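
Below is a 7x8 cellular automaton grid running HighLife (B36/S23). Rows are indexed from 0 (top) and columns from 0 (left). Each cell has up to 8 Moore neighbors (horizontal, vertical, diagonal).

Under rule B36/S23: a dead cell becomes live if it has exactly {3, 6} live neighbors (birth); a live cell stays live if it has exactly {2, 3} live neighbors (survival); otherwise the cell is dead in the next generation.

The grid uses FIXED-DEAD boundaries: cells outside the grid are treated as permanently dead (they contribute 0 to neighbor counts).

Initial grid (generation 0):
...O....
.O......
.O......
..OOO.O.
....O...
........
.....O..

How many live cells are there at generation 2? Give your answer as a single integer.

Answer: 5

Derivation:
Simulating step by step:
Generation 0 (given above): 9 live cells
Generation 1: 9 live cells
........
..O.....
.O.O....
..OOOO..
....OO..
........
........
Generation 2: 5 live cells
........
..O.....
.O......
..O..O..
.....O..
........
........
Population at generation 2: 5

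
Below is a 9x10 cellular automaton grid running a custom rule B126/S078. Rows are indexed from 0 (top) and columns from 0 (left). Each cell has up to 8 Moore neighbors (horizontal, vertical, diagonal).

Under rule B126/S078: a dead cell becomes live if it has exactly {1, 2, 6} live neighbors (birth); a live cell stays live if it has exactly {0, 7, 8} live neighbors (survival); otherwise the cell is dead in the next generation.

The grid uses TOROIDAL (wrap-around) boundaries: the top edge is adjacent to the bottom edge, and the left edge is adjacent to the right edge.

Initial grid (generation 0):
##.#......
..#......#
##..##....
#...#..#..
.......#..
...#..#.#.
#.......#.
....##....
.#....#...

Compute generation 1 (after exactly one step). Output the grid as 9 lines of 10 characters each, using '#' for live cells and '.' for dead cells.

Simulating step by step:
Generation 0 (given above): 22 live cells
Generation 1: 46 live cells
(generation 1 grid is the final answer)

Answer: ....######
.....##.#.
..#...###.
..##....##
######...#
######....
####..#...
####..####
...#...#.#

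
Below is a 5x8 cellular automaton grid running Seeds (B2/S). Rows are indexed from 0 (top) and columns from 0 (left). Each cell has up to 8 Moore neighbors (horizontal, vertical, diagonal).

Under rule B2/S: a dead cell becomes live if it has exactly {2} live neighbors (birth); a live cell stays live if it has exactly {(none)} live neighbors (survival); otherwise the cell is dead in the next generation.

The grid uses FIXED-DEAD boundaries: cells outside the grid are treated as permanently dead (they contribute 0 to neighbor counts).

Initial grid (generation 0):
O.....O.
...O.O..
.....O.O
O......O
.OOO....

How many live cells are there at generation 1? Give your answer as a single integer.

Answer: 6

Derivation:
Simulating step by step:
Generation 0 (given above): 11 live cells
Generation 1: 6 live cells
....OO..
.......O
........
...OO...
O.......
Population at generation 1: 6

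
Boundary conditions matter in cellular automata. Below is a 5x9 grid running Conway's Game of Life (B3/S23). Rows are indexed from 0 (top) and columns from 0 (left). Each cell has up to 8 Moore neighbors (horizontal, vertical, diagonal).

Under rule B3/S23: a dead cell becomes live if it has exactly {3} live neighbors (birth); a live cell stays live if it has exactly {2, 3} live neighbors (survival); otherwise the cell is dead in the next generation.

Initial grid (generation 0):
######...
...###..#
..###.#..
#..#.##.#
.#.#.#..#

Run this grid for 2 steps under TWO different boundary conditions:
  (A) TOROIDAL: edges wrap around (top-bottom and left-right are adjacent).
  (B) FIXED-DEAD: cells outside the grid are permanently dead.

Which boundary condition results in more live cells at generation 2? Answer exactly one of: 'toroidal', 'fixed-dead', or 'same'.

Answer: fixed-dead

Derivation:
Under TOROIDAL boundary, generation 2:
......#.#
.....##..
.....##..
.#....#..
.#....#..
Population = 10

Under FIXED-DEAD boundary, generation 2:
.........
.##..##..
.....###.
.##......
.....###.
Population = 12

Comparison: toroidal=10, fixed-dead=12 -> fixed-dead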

_ _ _ _ _ _ _

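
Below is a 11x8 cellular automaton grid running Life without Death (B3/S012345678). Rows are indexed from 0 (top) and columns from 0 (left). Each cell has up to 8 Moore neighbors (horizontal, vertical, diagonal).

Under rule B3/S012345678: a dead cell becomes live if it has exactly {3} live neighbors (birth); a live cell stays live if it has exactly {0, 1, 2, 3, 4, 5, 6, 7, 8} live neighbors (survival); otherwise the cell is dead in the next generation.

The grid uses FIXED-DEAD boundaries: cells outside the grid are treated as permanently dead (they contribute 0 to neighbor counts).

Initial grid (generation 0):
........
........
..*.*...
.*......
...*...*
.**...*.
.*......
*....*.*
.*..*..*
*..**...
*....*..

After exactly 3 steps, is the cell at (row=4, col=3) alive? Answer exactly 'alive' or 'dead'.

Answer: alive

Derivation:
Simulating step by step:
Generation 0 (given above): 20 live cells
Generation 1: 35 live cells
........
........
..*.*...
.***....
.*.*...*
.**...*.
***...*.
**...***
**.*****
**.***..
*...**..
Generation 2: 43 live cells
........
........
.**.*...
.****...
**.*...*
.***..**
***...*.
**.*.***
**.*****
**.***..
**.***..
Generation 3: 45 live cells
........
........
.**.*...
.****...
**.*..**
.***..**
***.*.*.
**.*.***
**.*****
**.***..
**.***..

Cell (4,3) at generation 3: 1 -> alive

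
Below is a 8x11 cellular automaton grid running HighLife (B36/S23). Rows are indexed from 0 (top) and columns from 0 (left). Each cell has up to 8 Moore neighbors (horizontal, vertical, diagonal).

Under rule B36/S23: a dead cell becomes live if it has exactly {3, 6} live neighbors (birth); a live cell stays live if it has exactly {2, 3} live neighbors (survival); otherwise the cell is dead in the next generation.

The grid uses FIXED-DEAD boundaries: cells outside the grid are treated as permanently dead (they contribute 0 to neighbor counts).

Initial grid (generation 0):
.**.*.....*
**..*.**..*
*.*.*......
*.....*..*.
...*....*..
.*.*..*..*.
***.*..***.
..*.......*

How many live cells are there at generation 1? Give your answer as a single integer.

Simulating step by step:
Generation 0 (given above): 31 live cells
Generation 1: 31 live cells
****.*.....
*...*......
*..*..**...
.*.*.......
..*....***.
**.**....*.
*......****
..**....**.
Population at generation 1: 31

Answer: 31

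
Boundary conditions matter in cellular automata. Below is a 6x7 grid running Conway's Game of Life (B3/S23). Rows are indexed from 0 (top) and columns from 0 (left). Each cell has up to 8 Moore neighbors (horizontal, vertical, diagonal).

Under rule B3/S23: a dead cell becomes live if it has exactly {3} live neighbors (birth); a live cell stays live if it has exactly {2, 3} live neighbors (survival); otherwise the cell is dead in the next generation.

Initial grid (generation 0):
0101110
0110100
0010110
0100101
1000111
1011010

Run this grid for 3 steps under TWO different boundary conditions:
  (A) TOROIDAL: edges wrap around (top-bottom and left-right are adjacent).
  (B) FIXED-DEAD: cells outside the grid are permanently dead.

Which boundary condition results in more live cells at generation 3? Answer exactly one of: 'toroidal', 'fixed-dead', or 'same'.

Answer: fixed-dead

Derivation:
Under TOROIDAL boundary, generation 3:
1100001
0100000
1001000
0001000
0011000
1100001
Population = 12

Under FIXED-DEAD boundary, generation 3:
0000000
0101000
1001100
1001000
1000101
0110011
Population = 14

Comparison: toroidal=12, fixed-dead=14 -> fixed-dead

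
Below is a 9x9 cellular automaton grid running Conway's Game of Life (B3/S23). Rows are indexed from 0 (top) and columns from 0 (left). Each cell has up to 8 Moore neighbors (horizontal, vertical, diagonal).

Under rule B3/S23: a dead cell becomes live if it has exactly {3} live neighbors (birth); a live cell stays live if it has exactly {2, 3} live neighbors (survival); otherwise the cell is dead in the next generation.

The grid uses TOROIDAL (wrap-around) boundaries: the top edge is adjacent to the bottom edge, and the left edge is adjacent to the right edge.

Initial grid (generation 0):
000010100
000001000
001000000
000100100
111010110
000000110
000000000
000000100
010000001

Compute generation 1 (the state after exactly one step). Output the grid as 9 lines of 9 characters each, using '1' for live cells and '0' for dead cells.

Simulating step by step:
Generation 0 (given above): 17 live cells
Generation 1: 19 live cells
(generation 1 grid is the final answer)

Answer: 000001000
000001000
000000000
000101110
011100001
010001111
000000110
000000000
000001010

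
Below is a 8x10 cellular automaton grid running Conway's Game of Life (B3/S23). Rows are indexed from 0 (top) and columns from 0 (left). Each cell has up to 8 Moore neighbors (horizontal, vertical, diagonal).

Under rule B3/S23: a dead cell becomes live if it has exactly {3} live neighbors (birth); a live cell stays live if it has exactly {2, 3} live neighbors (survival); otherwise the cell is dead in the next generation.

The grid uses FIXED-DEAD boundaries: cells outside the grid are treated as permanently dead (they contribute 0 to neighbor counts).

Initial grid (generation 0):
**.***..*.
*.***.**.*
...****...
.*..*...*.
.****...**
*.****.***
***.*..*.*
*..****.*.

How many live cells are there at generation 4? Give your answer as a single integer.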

_ _ _ _ _ _ _

Scan the records above for the string "automata", then report every line that contains it.

THE ANSWER =>
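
Boundary conditions matter in cellular automata. Below is a 5x9 grid running Conway's Game of Life (B3/S23). Rows are indexed from 0 (top) and columns from 0 (left). Each cell has up to 8 Moore neighbors (horizontal, vertical, diagonal).
Boundary conditions matter in cellular automata. Below is a 6x7 grid running Conway's Game of Life (B3/S23). Rows are indexed from 0 (top) and columns from 0 (left). Each cell has up to 8 Moore neighbors (horizontal, vertical, diagonal).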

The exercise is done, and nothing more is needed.